**WHAT NEEDS TO BE DONE:** Please return only the lines from the one holding "branch(branch(unit, unit, p), wrap(7), leaf(p))" through the one holding "op(node(d, d), op(5, 5)) = op(node(Y, d), op(5, 5))", exactly as they appear in the records below, both ends included.

**DATA EXCERPTS:**
-----

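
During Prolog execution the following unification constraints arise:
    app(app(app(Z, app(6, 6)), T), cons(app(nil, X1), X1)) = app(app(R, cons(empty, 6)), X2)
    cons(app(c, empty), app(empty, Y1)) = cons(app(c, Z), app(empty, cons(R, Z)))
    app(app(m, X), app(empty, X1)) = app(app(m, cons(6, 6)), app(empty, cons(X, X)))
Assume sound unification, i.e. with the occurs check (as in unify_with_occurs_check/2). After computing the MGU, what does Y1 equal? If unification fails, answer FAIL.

Decompose app/2: app(app(Z, app(6, 6)), T) = app(R, cons(empty, 6)),  cons(app(nil, X1), X1) = X2.
Decompose app/2: app(Z, app(6, 6)) = R,  T = cons(empty, 6).
Bind R := app(Z, app(6, 6)); substituting into the one remaining equation that mentions R gives: cons(app(c, empty), app(empty, Y1)) = cons(app(c, Z), app(empty, cons(app(Z, app(6, 6)), Z))).
Bind T := cons(empty, 6); no other remaining equation mentions T.
Bind X2 := cons(app(nil, X1), X1); no other remaining equation mentions X2.
Decompose cons/2: app(c, empty) = app(c, Z),  app(empty, Y1) = app(empty, cons(app(Z, app(6, 6)), Z)).
Decompose app/2: c = c,  empty = Z.
Delete trivial equation c = c.
Bind Z := empty; substituting into the one remaining equation that mentions Z gives: app(empty, Y1) = app(empty, cons(app(empty, app(6, 6)), empty)). Substituting into the earlier binding gives R := app(empty, app(6, 6)).
Decompose app/2: empty = empty,  Y1 = cons(app(empty, app(6, 6)), empty).
Delete trivial equation empty = empty.
Bind Y1 := cons(app(empty, app(6, 6)), empty); no other remaining equation mentions Y1.
Decompose app/2: app(m, X) = app(m, cons(6, 6)),  app(empty, X1) = app(empty, cons(X, X)).
Decompose app/2: m = m,  X = cons(6, 6).
Delete trivial equation m = m.
Bind X := cons(6, 6); substituting into the remaining equation gives: app(empty, X1) = app(empty, cons(cons(6, 6), cons(6, 6))).
Decompose app/2: empty = empty,  X1 = cons(cons(6, 6), cons(6, 6)).
Delete trivial equation empty = empty.
Bind X1 := cons(cons(6, 6), cons(6, 6)). Substituting into the earlier binding gives X2 := cons(app(nil, cons(cons(6, 6), cons(6, 6))), cons(cons(6, 6), cons(6, 6))).
MGU = { R ↦ app(empty, app(6, 6)), T ↦ cons(empty, 6), X2 ↦ cons(app(nil, cons(cons(6, 6), cons(6, 6))), cons(cons(6, 6), cons(6, 6))), Z ↦ empty, Y1 ↦ cons(app(empty, app(6, 6)), empty), X ↦ cons(6, 6), X1 ↦ cons(cons(6, 6), cons(6, 6)) }, so Y1 ↦ cons(app(empty, app(6, 6)), empty).

cons(app(empty, app(6, 6)), empty)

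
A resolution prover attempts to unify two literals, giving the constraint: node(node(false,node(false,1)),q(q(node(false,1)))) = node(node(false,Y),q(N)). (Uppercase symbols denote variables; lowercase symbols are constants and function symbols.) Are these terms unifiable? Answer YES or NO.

YES

Decompose node/2: node(false,node(false,1)) = node(false,Y),  q(q(node(false,1))) = q(N).
Decompose node/2: false = false,  node(false,1) = Y.
Delete trivial equation false = false.
Bind Y := node(false,1); no other remaining equation mentions Y.
Decompose q/1: q(node(false,1)) = N.
Bind N := q(node(false,1)).
No equations remain and no clash or occurs-check failure arose, so a unifier exists.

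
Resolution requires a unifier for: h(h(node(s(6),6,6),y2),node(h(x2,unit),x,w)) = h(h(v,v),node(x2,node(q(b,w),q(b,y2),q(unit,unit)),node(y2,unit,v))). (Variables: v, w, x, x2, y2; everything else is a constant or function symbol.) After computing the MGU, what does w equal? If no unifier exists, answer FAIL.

Decompose h/2: h(node(s(6),6,6),y2) = h(v,v),  node(h(x2,unit),x,w) = node(x2,node(q(b,w),q(b,y2),q(unit,unit)),node(y2,unit,v)).
Decompose h/2: node(s(6),6,6) = v,  y2 = v.
Bind v := node(s(6),6,6); substituting into the remaining equations gives: y2 = node(s(6),6,6),  node(h(x2,unit),x,w) = node(x2,node(q(b,w),q(b,y2),q(unit,unit)),node(y2,unit,node(s(6),6,6))).
Bind y2 := node(s(6),6,6); substituting into the remaining equation gives: node(h(x2,unit),x,w) = node(x2,node(q(b,w),q(b,node(s(6),6,6)),q(unit,unit)),node(node(s(6),6,6),unit,node(s(6),6,6))).
Decompose node/3: h(x2,unit) = x2,  x = node(q(b,w),q(b,node(s(6),6,6)),q(unit,unit)),  w = node(node(s(6),6,6),unit,node(s(6),6,6)).
Occurs check fails: x2 occurs in h(x2,unit); the equation x2 = h(x2,unit) has no finite solution.

FAIL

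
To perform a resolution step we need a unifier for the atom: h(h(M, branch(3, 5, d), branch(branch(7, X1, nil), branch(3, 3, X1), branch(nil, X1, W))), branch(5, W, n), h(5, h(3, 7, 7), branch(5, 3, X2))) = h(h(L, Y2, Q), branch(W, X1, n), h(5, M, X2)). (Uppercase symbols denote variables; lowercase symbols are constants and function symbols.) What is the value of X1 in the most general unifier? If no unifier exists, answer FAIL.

Decompose h/3: h(M, branch(3, 5, d), branch(branch(7, X1, nil), branch(3, 3, X1), branch(nil, X1, W))) = h(L, Y2, Q),  branch(5, W, n) = branch(W, X1, n),  h(5, h(3, 7, 7), branch(5, 3, X2)) = h(5, M, X2).
Decompose h/3: M = L,  branch(3, 5, d) = Y2,  branch(branch(7, X1, nil), branch(3, 3, X1), branch(nil, X1, W)) = Q.
Bind M := L; substituting into the one remaining equation that mentions M gives: h(5, h(3, 7, 7), branch(5, 3, X2)) = h(5, L, X2).
Bind Y2 := branch(3, 5, d); no other remaining equation mentions Y2.
Bind Q := branch(branch(7, X1, nil), branch(3, 3, X1), branch(nil, X1, W)); no other remaining equation mentions Q.
Decompose branch/3: 5 = W,  W = X1,  n = n.
Bind W := 5; substituting into the one remaining equation that mentions W gives: 5 = X1. Substituting into the earlier binding gives Q := branch(branch(7, X1, nil), branch(3, 3, X1), branch(nil, X1, 5)).
Bind X1 := 5; no other remaining equation mentions X1. Substituting into the earlier binding gives Q := branch(branch(7, 5, nil), branch(3, 3, 5), branch(nil, 5, 5)).
Delete trivial equation n = n.
Decompose h/3: 5 = 5,  h(3, 7, 7) = L,  branch(5, 3, X2) = X2.
Delete trivial equation 5 = 5.
Bind L := h(3, 7, 7); no other remaining equation mentions L. Substituting into the earlier binding gives M := h(3, 7, 7).
Occurs check fails: X2 occurs in branch(5, 3, X2); the equation X2 = branch(5, 3, X2) has no finite solution.

FAIL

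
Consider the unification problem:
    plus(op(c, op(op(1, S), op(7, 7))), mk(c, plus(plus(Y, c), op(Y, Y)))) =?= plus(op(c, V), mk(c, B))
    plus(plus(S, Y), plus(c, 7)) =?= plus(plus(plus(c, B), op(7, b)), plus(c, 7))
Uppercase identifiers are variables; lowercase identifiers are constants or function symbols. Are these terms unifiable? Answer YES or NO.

Decompose plus/2: op(c, op(op(1, S), op(7, 7))) =?= op(c, V),  mk(c, plus(plus(Y, c), op(Y, Y))) =?= mk(c, B).
Decompose op/2: c =?= c,  op(op(1, S), op(7, 7)) =?= V.
Delete trivial equation c =?= c.
Bind V := op(op(1, S), op(7, 7)); no other remaining equation mentions V.
Decompose mk/2: c =?= c,  plus(plus(Y, c), op(Y, Y)) =?= B.
Delete trivial equation c =?= c.
Bind B := plus(plus(Y, c), op(Y, Y)); substituting into the remaining equation gives: plus(plus(S, Y), plus(c, 7)) =?= plus(plus(plus(c, plus(plus(Y, c), op(Y, Y))), op(7, b)), plus(c, 7)).
Decompose plus/2: plus(S, Y) =?= plus(plus(c, plus(plus(Y, c), op(Y, Y))), op(7, b)),  plus(c, 7) =?= plus(c, 7).
Decompose plus/2: S =?= plus(c, plus(plus(Y, c), op(Y, Y))),  Y =?= op(7, b).
Bind S := plus(c, plus(plus(Y, c), op(Y, Y))); no other remaining equation mentions S. Substituting into the earlier binding gives V := op(op(1, plus(c, plus(plus(Y, c), op(Y, Y)))), op(7, 7)).
Bind Y := op(7, b); no other remaining equation mentions Y. Substituting into the earlier bindings gives V := op(op(1, plus(c, plus(plus(op(7, b), c), op(op(7, b), op(7, b))))), op(7, 7)), B := plus(plus(op(7, b), c), op(op(7, b), op(7, b))), S := plus(c, plus(plus(op(7, b), c), op(op(7, b), op(7, b)))).
Delete trivial equation plus(c, 7) =?= plus(c, 7).
No equations remain and no clash or occurs-check failure arose, so a unifier exists.

YES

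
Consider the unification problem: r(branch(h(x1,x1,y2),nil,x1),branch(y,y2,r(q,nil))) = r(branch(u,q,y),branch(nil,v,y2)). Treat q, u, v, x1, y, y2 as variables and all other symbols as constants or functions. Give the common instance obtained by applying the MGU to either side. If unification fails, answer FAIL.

Decompose r/2: branch(h(x1,x1,y2),nil,x1) = branch(u,q,y),  branch(y,y2,r(q,nil)) = branch(nil,v,y2).
Decompose branch/3: h(x1,x1,y2) = u,  nil = q,  x1 = y.
Bind u := h(x1,x1,y2); no other remaining equation mentions u.
Bind q := nil; substituting into the one remaining equation that mentions q gives: branch(y,y2,r(nil,nil)) = branch(nil,v,y2).
Bind x1 := y; no other remaining equation mentions x1. Substituting into the earlier binding gives u := h(y,y,y2).
Decompose branch/3: y = nil,  y2 = v,  r(nil,nil) = y2.
Bind y := nil; no other remaining equation mentions y. Substituting into the earlier bindings gives u := h(nil,nil,y2), x1 := nil.
Bind y2 := v; substituting into the remaining equation gives: r(nil,nil) = v. Substituting into the earlier binding gives u := h(nil,nil,v).
Bind v := r(nil,nil). Substituting into the earlier bindings gives u := h(nil,nil,r(nil,nil)), y2 := r(nil,nil).
Applying the MGU to either side gives r(branch(h(nil,nil,r(nil,nil)),nil,nil),branch(nil,r(nil,nil),r(nil,nil))).

r(branch(h(nil,nil,r(nil,nil)),nil,nil),branch(nil,r(nil,nil),r(nil,nil)))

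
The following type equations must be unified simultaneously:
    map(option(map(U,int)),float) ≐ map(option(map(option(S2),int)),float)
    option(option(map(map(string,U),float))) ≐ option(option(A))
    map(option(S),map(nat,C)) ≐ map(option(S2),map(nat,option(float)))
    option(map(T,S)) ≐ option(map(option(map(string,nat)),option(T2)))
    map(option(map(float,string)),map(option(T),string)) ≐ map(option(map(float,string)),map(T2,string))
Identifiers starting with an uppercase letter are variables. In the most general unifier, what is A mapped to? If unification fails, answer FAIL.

Decompose map/2: option(map(U,int)) ≐ option(map(option(S2),int)),  float ≐ float.
Decompose option/1: map(U,int) ≐ map(option(S2),int).
Decompose map/2: U ≐ option(S2),  int ≐ int.
Bind U := option(S2); substituting into the one remaining equation that mentions U gives: option(option(map(map(string,option(S2)),float))) ≐ option(option(A)).
Delete trivial equation int ≐ int.
Delete trivial equation float ≐ float.
Decompose option/1: option(map(map(string,option(S2)),float)) ≐ option(A).
Decompose option/1: map(map(string,option(S2)),float) ≐ A.
Bind A := map(map(string,option(S2)),float); no other remaining equation mentions A.
Decompose map/2: option(S) ≐ option(S2),  map(nat,C) ≐ map(nat,option(float)).
Decompose option/1: S ≐ S2.
Bind S := S2; substituting into the one remaining equation that mentions S gives: option(map(T,S2)) ≐ option(map(option(map(string,nat)),option(T2))).
Decompose map/2: nat ≐ nat,  C ≐ option(float).
Delete trivial equation nat ≐ nat.
Bind C := option(float); no other remaining equation mentions C.
Decompose option/1: map(T,S2) ≐ map(option(map(string,nat)),option(T2)).
Decompose map/2: T ≐ option(map(string,nat)),  S2 ≐ option(T2).
Bind T := option(map(string,nat)); substituting into the one remaining equation that mentions T gives: map(option(map(float,string)),map(option(option(map(string,nat))),string)) ≐ map(option(map(float,string)),map(T2,string)).
Bind S2 := option(T2); no other remaining equation mentions S2. Substituting into the earlier bindings gives U := option(option(T2)), A := map(map(string,option(option(T2))),float), S := option(T2).
Decompose map/2: option(map(float,string)) ≐ option(map(float,string)),  map(option(option(map(string,nat))),string) ≐ map(T2,string).
Delete trivial equation option(map(float,string)) ≐ option(map(float,string)).
Decompose map/2: option(option(map(string,nat))) ≐ T2,  string ≐ string.
Bind T2 := option(option(map(string,nat))); no other remaining equation mentions T2. Substituting into the earlier bindings gives U := option(option(option(option(map(string,nat))))), A := map(map(string,option(option(option(option(map(string,nat)))))),float), S := option(option(option(map(string,nat)))), S2 := option(option(option(map(string,nat)))).
Delete trivial equation string ≐ string.
MGU = { U -> option(option(option(option(map(string,nat))))), A -> map(map(string,option(option(option(option(map(string,nat)))))),float), S -> option(option(option(map(string,nat)))), C -> option(float), T -> option(map(string,nat)), S2 -> option(option(option(map(string,nat)))), T2 -> option(option(map(string,nat))) }, so A -> map(map(string,option(option(option(option(map(string,nat)))))),float).

map(map(string,option(option(option(option(map(string,nat)))))),float)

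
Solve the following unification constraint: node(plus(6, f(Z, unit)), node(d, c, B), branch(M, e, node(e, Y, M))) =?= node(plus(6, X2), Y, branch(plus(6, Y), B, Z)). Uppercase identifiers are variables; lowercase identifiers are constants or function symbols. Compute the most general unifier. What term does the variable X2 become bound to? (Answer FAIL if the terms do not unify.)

f(node(e, node(d, c, e), plus(6, node(d, c, e))), unit)

Decompose node/3: plus(6, f(Z, unit)) =?= plus(6, X2),  node(d, c, B) =?= Y,  branch(M, e, node(e, Y, M)) =?= branch(plus(6, Y), B, Z).
Decompose plus/2: 6 =?= 6,  f(Z, unit) =?= X2.
Delete trivial equation 6 =?= 6.
Bind X2 := f(Z, unit); no other remaining equation mentions X2.
Bind Y := node(d, c, B); substituting into the remaining equation gives: branch(M, e, node(e, node(d, c, B), M)) =?= branch(plus(6, node(d, c, B)), B, Z).
Decompose branch/3: M =?= plus(6, node(d, c, B)),  e =?= B,  node(e, node(d, c, B), M) =?= Z.
Bind M := plus(6, node(d, c, B)); substituting into the one remaining equation that mentions M gives: node(e, node(d, c, B), plus(6, node(d, c, B))) =?= Z.
Bind B := e; substituting into the remaining equation gives: node(e, node(d, c, e), plus(6, node(d, c, e))) =?= Z. Substituting into the earlier bindings gives Y := node(d, c, e), M := plus(6, node(d, c, e)).
Bind Z := node(e, node(d, c, e), plus(6, node(d, c, e))). Substituting into the earlier binding gives X2 := f(node(e, node(d, c, e), plus(6, node(d, c, e))), unit).
MGU = { X2 -> f(node(e, node(d, c, e), plus(6, node(d, c, e))), unit), Y -> node(d, c, e), M -> plus(6, node(d, c, e)), B -> e, Z -> node(e, node(d, c, e), plus(6, node(d, c, e))) }, so X2 -> f(node(e, node(d, c, e), plus(6, node(d, c, e))), unit).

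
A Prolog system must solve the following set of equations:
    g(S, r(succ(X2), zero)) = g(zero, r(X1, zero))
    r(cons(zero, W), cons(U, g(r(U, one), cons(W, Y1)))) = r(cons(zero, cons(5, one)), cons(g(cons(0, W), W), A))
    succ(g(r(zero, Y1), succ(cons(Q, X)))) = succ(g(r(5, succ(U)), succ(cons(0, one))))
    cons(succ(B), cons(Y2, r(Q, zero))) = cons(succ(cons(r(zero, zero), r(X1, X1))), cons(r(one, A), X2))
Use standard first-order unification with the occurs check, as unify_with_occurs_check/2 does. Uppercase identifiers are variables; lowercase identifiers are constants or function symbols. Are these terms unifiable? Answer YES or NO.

Decompose g/2: S = zero,  r(succ(X2), zero) = r(X1, zero).
Bind S := zero; no other remaining equation mentions S.
Decompose r/2: succ(X2) = X1,  zero = zero.
Bind X1 := succ(X2); substituting into the one remaining equation that mentions X1 gives: cons(succ(B), cons(Y2, r(Q, zero))) = cons(succ(cons(r(zero, zero), r(succ(X2), succ(X2)))), cons(r(one, A), X2)).
Delete trivial equation zero = zero.
Decompose r/2: cons(zero, W) = cons(zero, cons(5, one)),  cons(U, g(r(U, one), cons(W, Y1))) = cons(g(cons(0, W), W), A).
Decompose cons/2: zero = zero,  W = cons(5, one).
Delete trivial equation zero = zero.
Bind W := cons(5, one); substituting into the one remaining equation that mentions W gives: cons(U, g(r(U, one), cons(cons(5, one), Y1))) = cons(g(cons(0, cons(5, one)), cons(5, one)), A).
Decompose cons/2: U = g(cons(0, cons(5, one)), cons(5, one)),  g(r(U, one), cons(cons(5, one), Y1)) = A.
Bind U := g(cons(0, cons(5, one)), cons(5, one)); substituting into the 2 remaining equations that mention U gives: g(r(g(cons(0, cons(5, one)), cons(5, one)), one), cons(cons(5, one), Y1)) = A,  succ(g(r(zero, Y1), succ(cons(Q, X)))) = succ(g(r(5, succ(g(cons(0, cons(5, one)), cons(5, one)))), succ(cons(0, one)))).
Bind A := g(r(g(cons(0, cons(5, one)), cons(5, one)), one), cons(cons(5, one), Y1)); substituting into the one remaining equation that mentions A gives: cons(succ(B), cons(Y2, r(Q, zero))) = cons(succ(cons(r(zero, zero), r(succ(X2), succ(X2)))), cons(r(one, g(r(g(cons(0, cons(5, one)), cons(5, one)), one), cons(cons(5, one), Y1))), X2)).
Decompose succ/1: g(r(zero, Y1), succ(cons(Q, X))) = g(r(5, succ(g(cons(0, cons(5, one)), cons(5, one)))), succ(cons(0, one))).
Decompose g/2: r(zero, Y1) = r(5, succ(g(cons(0, cons(5, one)), cons(5, one)))),  succ(cons(Q, X)) = succ(cons(0, one)).
Decompose r/2: zero = 5,  Y1 = succ(g(cons(0, cons(5, one)), cons(5, one))).
Clash: constants zero and 5 differ; no unifier exists.

NO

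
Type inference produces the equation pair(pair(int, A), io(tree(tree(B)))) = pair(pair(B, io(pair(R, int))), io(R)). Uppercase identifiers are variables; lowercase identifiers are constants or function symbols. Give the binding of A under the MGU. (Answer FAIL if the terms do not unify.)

Decompose pair/2: pair(int, A) = pair(B, io(pair(R, int))),  io(tree(tree(B))) = io(R).
Decompose pair/2: int = B,  A = io(pair(R, int)).
Bind B := int; substituting into the one remaining equation that mentions B gives: io(tree(tree(int))) = io(R).
Bind A := io(pair(R, int)); no other remaining equation mentions A.
Decompose io/1: tree(tree(int)) = R.
Bind R := tree(tree(int)). Substituting into the earlier binding gives A := io(pair(tree(tree(int)), int)).
MGU = { B := int, A := io(pair(tree(tree(int)), int)), R := tree(tree(int)) }, so A := io(pair(tree(tree(int)), int)).

io(pair(tree(tree(int)), int))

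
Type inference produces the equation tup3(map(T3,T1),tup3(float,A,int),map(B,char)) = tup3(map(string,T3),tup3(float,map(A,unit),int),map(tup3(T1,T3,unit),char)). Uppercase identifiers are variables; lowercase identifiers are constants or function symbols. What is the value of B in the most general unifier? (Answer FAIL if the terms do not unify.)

Decompose tup3/3: map(T3,T1) = map(string,T3),  tup3(float,A,int) = tup3(float,map(A,unit),int),  map(B,char) = map(tup3(T1,T3,unit),char).
Decompose map/2: T3 = string,  T1 = T3.
Bind T3 := string; substituting into the 2 remaining equations that mention T3 gives: T1 = string,  map(B,char) = map(tup3(T1,string,unit),char).
Bind T1 := string; substituting into the one remaining equation that mentions T1 gives: map(B,char) = map(tup3(string,string,unit),char).
Decompose tup3/3: float = float,  A = map(A,unit),  int = int.
Delete trivial equation float = float.
Occurs check fails: A occurs in map(A,unit); the equation A = map(A,unit) has no finite solution.

FAIL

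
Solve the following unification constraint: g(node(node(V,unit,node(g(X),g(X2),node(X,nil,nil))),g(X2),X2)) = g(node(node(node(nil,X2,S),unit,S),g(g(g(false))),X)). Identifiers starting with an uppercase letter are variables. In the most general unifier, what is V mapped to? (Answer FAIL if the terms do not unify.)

node(nil,g(g(false)),node(g(g(g(false))),g(g(g(false))),node(g(g(false)),nil,nil)))

Decompose g/1: node(node(V,unit,node(g(X),g(X2),node(X,nil,nil))),g(X2),X2) = node(node(node(nil,X2,S),unit,S),g(g(g(false))),X).
Decompose node/3: node(V,unit,node(g(X),g(X2),node(X,nil,nil))) = node(node(nil,X2,S),unit,S),  g(X2) = g(g(g(false))),  X2 = X.
Decompose node/3: V = node(nil,X2,S),  unit = unit,  node(g(X),g(X2),node(X,nil,nil)) = S.
Bind V := node(nil,X2,S); no other remaining equation mentions V.
Delete trivial equation unit = unit.
Bind S := node(g(X),g(X2),node(X,nil,nil)); no other remaining equation mentions S. Substituting into the earlier binding gives V := node(nil,X2,node(g(X),g(X2),node(X,nil,nil))).
Decompose g/1: X2 = g(g(false)).
Bind X2 := g(g(false)); substituting into the remaining equation gives: g(g(false)) = X. Substituting into the earlier bindings gives V := node(nil,g(g(false)),node(g(X),g(g(g(false))),node(X,nil,nil))), S := node(g(X),g(g(g(false))),node(X,nil,nil)).
Bind X := g(g(false)). Substituting into the earlier bindings gives V := node(nil,g(g(false)),node(g(g(g(false))),g(g(g(false))),node(g(g(false)),nil,nil))), S := node(g(g(g(false))),g(g(g(false))),node(g(g(false)),nil,nil)).
MGU = { V := node(nil,g(g(false)),node(g(g(g(false))),g(g(g(false))),node(g(g(false)),nil,nil))), S := node(g(g(g(false))),g(g(g(false))),node(g(g(false)),nil,nil)), X2 := g(g(false)), X := g(g(false)) }, so V := node(nil,g(g(false)),node(g(g(g(false))),g(g(g(false))),node(g(g(false)),nil,nil))).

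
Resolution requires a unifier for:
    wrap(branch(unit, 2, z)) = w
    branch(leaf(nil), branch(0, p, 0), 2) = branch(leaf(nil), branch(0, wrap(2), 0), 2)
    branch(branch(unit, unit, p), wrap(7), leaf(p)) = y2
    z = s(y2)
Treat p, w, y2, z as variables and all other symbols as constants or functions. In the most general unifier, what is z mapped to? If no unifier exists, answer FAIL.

s(branch(branch(unit, unit, wrap(2)), wrap(7), leaf(wrap(2))))

Bind w := wrap(branch(unit, 2, z)); no other remaining equation mentions w.
Decompose branch/3: leaf(nil) = leaf(nil),  branch(0, p, 0) = branch(0, wrap(2), 0),  2 = 2.
Delete trivial equation leaf(nil) = leaf(nil).
Decompose branch/3: 0 = 0,  p = wrap(2),  0 = 0.
Delete trivial equation 0 = 0.
Bind p := wrap(2); substituting into the one remaining equation that mentions p gives: branch(branch(unit, unit, wrap(2)), wrap(7), leaf(wrap(2))) = y2.
Delete trivial equation 0 = 0.
Delete trivial equation 2 = 2.
Bind y2 := branch(branch(unit, unit, wrap(2)), wrap(7), leaf(wrap(2))); substituting into the remaining equation gives: z = s(branch(branch(unit, unit, wrap(2)), wrap(7), leaf(wrap(2)))).
Bind z := s(branch(branch(unit, unit, wrap(2)), wrap(7), leaf(wrap(2)))). Substituting into the earlier binding gives w := wrap(branch(unit, 2, s(branch(branch(unit, unit, wrap(2)), wrap(7), leaf(wrap(2)))))).
MGU = { w -> wrap(branch(unit, 2, s(branch(branch(unit, unit, wrap(2)), wrap(7), leaf(wrap(2)))))), p -> wrap(2), y2 -> branch(branch(unit, unit, wrap(2)), wrap(7), leaf(wrap(2))), z -> s(branch(branch(unit, unit, wrap(2)), wrap(7), leaf(wrap(2)))) }, so z -> s(branch(branch(unit, unit, wrap(2)), wrap(7), leaf(wrap(2)))).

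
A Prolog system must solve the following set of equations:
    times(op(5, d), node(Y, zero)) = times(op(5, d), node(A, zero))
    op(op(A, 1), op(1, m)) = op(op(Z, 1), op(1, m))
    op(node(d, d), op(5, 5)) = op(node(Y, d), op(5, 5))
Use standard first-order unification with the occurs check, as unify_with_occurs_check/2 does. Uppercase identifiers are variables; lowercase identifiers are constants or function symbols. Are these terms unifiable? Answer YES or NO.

Decompose times/2: op(5, d) = op(5, d),  node(Y, zero) = node(A, zero).
Delete trivial equation op(5, d) = op(5, d).
Decompose node/2: Y = A,  zero = zero.
Bind Y := A; substituting into the one remaining equation that mentions Y gives: op(node(d, d), op(5, 5)) = op(node(A, d), op(5, 5)).
Delete trivial equation zero = zero.
Decompose op/2: op(A, 1) = op(Z, 1),  op(1, m) = op(1, m).
Decompose op/2: A = Z,  1 = 1.
Bind A := Z; substituting into the one remaining equation that mentions A gives: op(node(d, d), op(5, 5)) = op(node(Z, d), op(5, 5)). Substituting into the earlier binding gives Y := Z.
Delete trivial equation 1 = 1.
Delete trivial equation op(1, m) = op(1, m).
Decompose op/2: node(d, d) = node(Z, d),  op(5, 5) = op(5, 5).
Decompose node/2: d = Z,  d = d.
Bind Z := d; no other remaining equation mentions Z. Substituting into the earlier bindings gives Y := d, A := d.
Delete trivial equation d = d.
Delete trivial equation op(5, 5) = op(5, 5).
No equations remain and no clash or occurs-check failure arose, so a unifier exists.

YES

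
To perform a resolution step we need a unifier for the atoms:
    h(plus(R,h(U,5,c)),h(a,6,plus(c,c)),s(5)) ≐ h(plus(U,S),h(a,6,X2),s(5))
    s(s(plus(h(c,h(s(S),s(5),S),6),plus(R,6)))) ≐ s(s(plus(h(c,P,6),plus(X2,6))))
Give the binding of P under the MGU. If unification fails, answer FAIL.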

-----

**WRITTEN RESPONSE:**
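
    branch(branch(unit, unit, p), wrap(7), leaf(p)) = y2
    z = s(y2)
Treat p, w, y2, z as variables and all other symbols as constants or functions. In the most general unifier, what is z mapped to? If no unifier exists, answer FAIL.

s(branch(branch(unit, unit, wrap(2)), wrap(7), leaf(wrap(2))))

Bind w := wrap(branch(unit, 2, z)); no other remaining equation mentions w.
Decompose branch/3: leaf(nil) = leaf(nil),  branch(0, p, 0) = branch(0, wrap(2), 0),  2 = 2.
Delete trivial equation leaf(nil) = leaf(nil).
Decompose branch/3: 0 = 0,  p = wrap(2),  0 = 0.
Delete trivial equation 0 = 0.
Bind p := wrap(2); substituting into the one remaining equation that mentions p gives: branch(branch(unit, unit, wrap(2)), wrap(7), leaf(wrap(2))) = y2.
Delete trivial equation 0 = 0.
Delete trivial equation 2 = 2.
Bind y2 := branch(branch(unit, unit, wrap(2)), wrap(7), leaf(wrap(2))); substituting into the remaining equation gives: z = s(branch(branch(unit, unit, wrap(2)), wrap(7), leaf(wrap(2)))).
Bind z := s(branch(branch(unit, unit, wrap(2)), wrap(7), leaf(wrap(2)))). Substituting into the earlier binding gives w := wrap(branch(unit, 2, s(branch(branch(unit, unit, wrap(2)), wrap(7), leaf(wrap(2)))))).
MGU = { w -> wrap(branch(unit, 2, s(branch(branch(unit, unit, wrap(2)), wrap(7), leaf(wrap(2)))))), p -> wrap(2), y2 -> branch(branch(unit, unit, wrap(2)), wrap(7), leaf(wrap(2))), z -> s(branch(branch(unit, unit, wrap(2)), wrap(7), leaf(wrap(2)))) }, so z -> s(branch(branch(unit, unit, wrap(2)), wrap(7), leaf(wrap(2)))).

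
A Prolog system must solve the following set of equations:
    times(op(5, d), node(Y, zero)) = times(op(5, d), node(A, zero))
    op(op(A, 1), op(1, m)) = op(op(Z, 1), op(1, m))
    op(node(d, d), op(5, 5)) = op(node(Y, d), op(5, 5))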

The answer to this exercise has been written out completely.